ASSIGNED TASK: Line by line, output the entries below exactly as they appear.
*** Opening DATA EXCERPTS ***
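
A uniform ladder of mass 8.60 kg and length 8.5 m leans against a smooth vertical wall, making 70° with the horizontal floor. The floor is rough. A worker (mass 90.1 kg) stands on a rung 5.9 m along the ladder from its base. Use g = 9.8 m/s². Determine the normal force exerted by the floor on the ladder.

ΣF_y = 0: N_floor = 8.60×9.8 + 90.1×9.8 = 967.26 N.

N_floor ≈ 967 N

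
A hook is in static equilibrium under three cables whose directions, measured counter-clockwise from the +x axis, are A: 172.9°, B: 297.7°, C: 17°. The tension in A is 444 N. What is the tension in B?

Resolve: ΣF_x = 444 cos 172.9° + T_B cos 297.7° + T_C cos 17° = 0.
        ΣF_y = 444 sin 172.9° + T_B sin 297.7° + T_C sin 17° = 0.
The known terms sum to (-440.6, 54.88) N, so 0.4648 T_B + 0.9563 T_C = 440.6 and -0.8854 T_B + 0.2924 T_C = -54.88.
Solving simultaneously: T_B = 184.5 N, T_C = 371 N.

T_B ≈ 185 N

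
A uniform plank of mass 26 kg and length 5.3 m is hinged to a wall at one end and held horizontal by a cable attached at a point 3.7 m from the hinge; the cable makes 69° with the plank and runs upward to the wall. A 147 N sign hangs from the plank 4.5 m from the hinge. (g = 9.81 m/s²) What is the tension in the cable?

Take torques about the hinge: T sin 69° · 3.7 = 26×9.81×2.65 + 147×4.5 = 1337.4 N·m.
So T = 1337.4 / (0.9336 × 3.7) = 387.18 N.

T ≈ 387 N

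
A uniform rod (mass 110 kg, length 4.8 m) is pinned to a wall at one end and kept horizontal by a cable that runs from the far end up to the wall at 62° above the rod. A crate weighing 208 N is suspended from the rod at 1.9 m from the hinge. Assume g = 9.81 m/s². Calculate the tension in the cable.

Take torques about the hinge: T sin 62° · 4.8 = 110×9.81×2.4 + 208×1.9 = 2985 N·m.
So T = 2985 / (0.8829 × 4.8) = 704.33 N.

T ≈ 704 N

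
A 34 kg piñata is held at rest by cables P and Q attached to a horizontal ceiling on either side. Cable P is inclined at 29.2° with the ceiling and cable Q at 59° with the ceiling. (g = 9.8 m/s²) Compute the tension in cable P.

Weight W = 34 × 9.8 = 333.2 N acts straight down.
Horizontal: T_P cos 29.2° = T_Q cos 59°  →  T_Q = 1.695 T_P.
Vertical: T_P sin 29.2° + T_Q sin 59° = 333.2.
Substituting the horizontal relation into the vertical equation gives 1.941 T_P = 333.2, so T_P = 171.7 N.

T_P ≈ 172 N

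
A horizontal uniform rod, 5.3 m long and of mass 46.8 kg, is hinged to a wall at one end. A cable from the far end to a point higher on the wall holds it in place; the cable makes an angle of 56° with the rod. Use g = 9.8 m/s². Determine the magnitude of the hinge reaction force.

Take torques about the hinge: T sin 56° · 5.3 = 46.8×9.8×2.65 = 1215.4 N·m.
So T = 1215.4 / (0.8290 × 5.3) = 276.61 N.
ΣF_x = 0: H_x = T cos 56° = 154.68 N.
ΣF_y = 0: H_y = (46.8×9.8) − T sin 56° = 458.64 − 229.32 = 229.32 N.
|H| = √(H_x² + H_y²) = √((154.68)² + (229.32)²) = 276.61 N.

|H| ≈ 277 N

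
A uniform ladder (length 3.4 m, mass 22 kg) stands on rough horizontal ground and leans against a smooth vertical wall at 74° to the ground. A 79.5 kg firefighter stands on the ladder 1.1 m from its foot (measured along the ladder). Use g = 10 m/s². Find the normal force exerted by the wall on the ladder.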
*** Closing DATA EXCERPTS ***
EXERCISE ANSWER:
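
A uniform ladder of mass 8.60 kg and length 8.5 m leans against a smooth vertical wall, making 70° with the horizontal floor. The floor is rough. A worker (mass 90.1 kg) stands on a rung 5.9 m along the ladder from its base. Use g = 9.8 m/s². Determine the normal force exerted by the floor on the ladder.

ΣF_y = 0: N_floor = 8.60×9.8 + 90.1×9.8 = 967.26 N.

N_floor ≈ 967 N

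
A hook is in static equilibrium under three cables whose directions, measured counter-clockwise from the +x axis, are A: 172.9°, B: 297.7°, C: 17°. The tension in A is 444 N. What is the tension in B?

Resolve: ΣF_x = 444 cos 172.9° + T_B cos 297.7° + T_C cos 17° = 0.
        ΣF_y = 444 sin 172.9° + T_B sin 297.7° + T_C sin 17° = 0.
The known terms sum to (-440.6, 54.88) N, so 0.4648 T_B + 0.9563 T_C = 440.6 and -0.8854 T_B + 0.2924 T_C = -54.88.
Solving simultaneously: T_B = 184.5 N, T_C = 371 N.

T_B ≈ 185 N

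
A uniform plank of mass 26 kg and length 5.3 m is hinged to a wall at one end and held horizontal by a cable attached at a point 3.7 m from the hinge; the cable makes 69° with the plank and runs upward to the wall. A 147 N sign hangs from the plank 4.5 m from the hinge. (g = 9.81 m/s²) What is the tension in the cable?

Take torques about the hinge: T sin 69° · 3.7 = 26×9.81×2.65 + 147×4.5 = 1337.4 N·m.
So T = 1337.4 / (0.9336 × 3.7) = 387.18 N.

T ≈ 387 N

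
A uniform rod (mass 110 kg, length 4.8 m) is pinned to a wall at one end and kept horizontal by a cable that runs from the far end up to the wall at 62° above the rod. A crate weighing 208 N is suspended from the rod at 1.9 m from the hinge. Assume g = 9.81 m/s². Calculate the tension in the cable.

Take torques about the hinge: T sin 62° · 4.8 = 110×9.81×2.4 + 208×1.9 = 2985 N·m.
So T = 2985 / (0.8829 × 4.8) = 704.33 N.

T ≈ 704 N

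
A 34 kg piñata is held at rest by cables P and Q attached to a horizontal ceiling on either side. Cable P is inclined at 29.2° with the ceiling and cable Q at 59° with the ceiling. (g = 9.8 m/s²) Compute the tension in cable P.

Weight W = 34 × 9.8 = 333.2 N acts straight down.
Horizontal: T_P cos 29.2° = T_Q cos 59°  →  T_Q = 1.695 T_P.
Vertical: T_P sin 29.2° + T_Q sin 59° = 333.2.
Substituting the horizontal relation into the vertical equation gives 1.941 T_P = 333.2, so T_P = 171.7 N.

T_P ≈ 172 N

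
A horizontal uniform rod, 5.3 m long and of mass 46.8 kg, is hinged to a wall at one end. A cable from the far end to a point higher on the wall holds it in place; the cable makes an angle of 56° with the rod. Use g = 9.8 m/s². Determine the magnitude of the hinge reaction force.

Take torques about the hinge: T sin 56° · 5.3 = 46.8×9.8×2.65 = 1215.4 N·m.
So T = 1215.4 / (0.8290 × 5.3) = 276.61 N.
ΣF_x = 0: H_x = T cos 56° = 154.68 N.
ΣF_y = 0: H_y = (46.8×9.8) − T sin 56° = 458.64 − 229.32 = 229.32 N.
|H| = √(H_x² + H_y²) = √((154.68)² + (229.32)²) = 276.61 N.

|H| ≈ 277 N

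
A uniform ladder (length 3.4 m, mass 22 kg) stands on rough horizontal ground and leans against a smooth vertical wall at 74° to the ground. A 79.5 kg firefighter stands on the ladder 1.1 m from its foot (measured along the ladder). Use g = 10 m/s². Find the normal force exerted by the wall on the ladder.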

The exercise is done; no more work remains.